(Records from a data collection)

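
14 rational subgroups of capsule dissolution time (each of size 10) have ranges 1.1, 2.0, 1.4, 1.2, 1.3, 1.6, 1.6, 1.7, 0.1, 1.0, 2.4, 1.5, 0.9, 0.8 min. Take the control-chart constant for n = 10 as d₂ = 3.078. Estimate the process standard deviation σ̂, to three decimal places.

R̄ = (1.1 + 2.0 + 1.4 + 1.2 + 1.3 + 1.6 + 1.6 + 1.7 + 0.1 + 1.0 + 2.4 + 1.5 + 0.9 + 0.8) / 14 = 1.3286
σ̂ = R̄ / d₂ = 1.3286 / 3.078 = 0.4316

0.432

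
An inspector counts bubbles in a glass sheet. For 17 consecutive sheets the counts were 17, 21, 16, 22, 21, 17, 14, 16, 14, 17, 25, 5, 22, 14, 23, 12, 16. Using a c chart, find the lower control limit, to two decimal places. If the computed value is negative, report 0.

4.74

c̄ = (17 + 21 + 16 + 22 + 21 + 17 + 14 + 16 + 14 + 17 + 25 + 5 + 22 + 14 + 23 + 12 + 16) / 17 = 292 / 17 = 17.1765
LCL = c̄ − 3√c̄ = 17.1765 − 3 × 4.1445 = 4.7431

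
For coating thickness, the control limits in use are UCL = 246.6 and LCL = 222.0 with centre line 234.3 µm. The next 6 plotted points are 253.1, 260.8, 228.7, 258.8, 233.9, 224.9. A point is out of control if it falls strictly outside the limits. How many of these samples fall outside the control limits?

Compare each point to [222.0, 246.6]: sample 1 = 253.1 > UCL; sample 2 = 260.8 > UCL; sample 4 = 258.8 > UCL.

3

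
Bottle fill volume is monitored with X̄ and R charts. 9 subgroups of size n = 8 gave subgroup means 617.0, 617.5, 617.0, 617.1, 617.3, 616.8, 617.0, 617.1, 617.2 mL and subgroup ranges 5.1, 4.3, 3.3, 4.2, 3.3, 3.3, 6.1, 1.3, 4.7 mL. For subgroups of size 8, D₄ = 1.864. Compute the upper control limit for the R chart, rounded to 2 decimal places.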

...

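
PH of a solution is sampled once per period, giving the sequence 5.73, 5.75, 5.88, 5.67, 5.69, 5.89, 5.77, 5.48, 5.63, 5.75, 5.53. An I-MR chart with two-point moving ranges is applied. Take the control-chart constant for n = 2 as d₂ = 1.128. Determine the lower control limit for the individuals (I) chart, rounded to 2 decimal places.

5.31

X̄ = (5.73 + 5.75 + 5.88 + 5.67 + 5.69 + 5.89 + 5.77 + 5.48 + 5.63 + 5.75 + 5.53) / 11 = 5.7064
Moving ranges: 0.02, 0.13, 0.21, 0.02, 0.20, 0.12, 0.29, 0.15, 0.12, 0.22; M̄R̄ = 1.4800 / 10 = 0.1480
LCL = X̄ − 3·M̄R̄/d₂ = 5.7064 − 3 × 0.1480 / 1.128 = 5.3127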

▶ **What to do**
Starting at the line above that holds "An inspector counts" and ending at the line that holds "Bottle fill volume", transcribe each line exactly and include no other lines.

▶ **Your response**
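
An inspector counts bubbles in a glass sheet. For 17 consecutive sheets the counts were 17, 21, 16, 22, 21, 17, 14, 16, 14, 17, 25, 5, 22, 14, 23, 12, 16. Using a c chart, find the lower control limit, to two decimal places. If the computed value is negative, report 0.

4.74

c̄ = (17 + 21 + 16 + 22 + 21 + 17 + 14 + 16 + 14 + 17 + 25 + 5 + 22 + 14 + 23 + 12 + 16) / 17 = 292 / 17 = 17.1765
LCL = c̄ − 3√c̄ = 17.1765 − 3 × 4.1445 = 4.7431

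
For coating thickness, the control limits in use are UCL = 246.6 and LCL = 222.0 with centre line 234.3 µm. The next 6 plotted points are 253.1, 260.8, 228.7, 258.8, 233.9, 224.9. A point is out of control if it falls strictly outside the limits. How many of these samples fall outside the control limits?

Compare each point to [222.0, 246.6]: sample 1 = 253.1 > UCL; sample 2 = 260.8 > UCL; sample 4 = 258.8 > UCL.

3

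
Bottle fill volume is monitored with X̄ and R charts. 9 subgroups of size n = 8 gave subgroup means 617.0, 617.5, 617.0, 617.1, 617.3, 616.8, 617.0, 617.1, 617.2 mL and subgroup ranges 5.1, 4.3, 3.3, 4.2, 3.3, 3.3, 6.1, 1.3, 4.7 mL. For subgroups of size 8, D₄ = 1.864. Compute the upper control limit for the R chart, rounded to 2 decimal places.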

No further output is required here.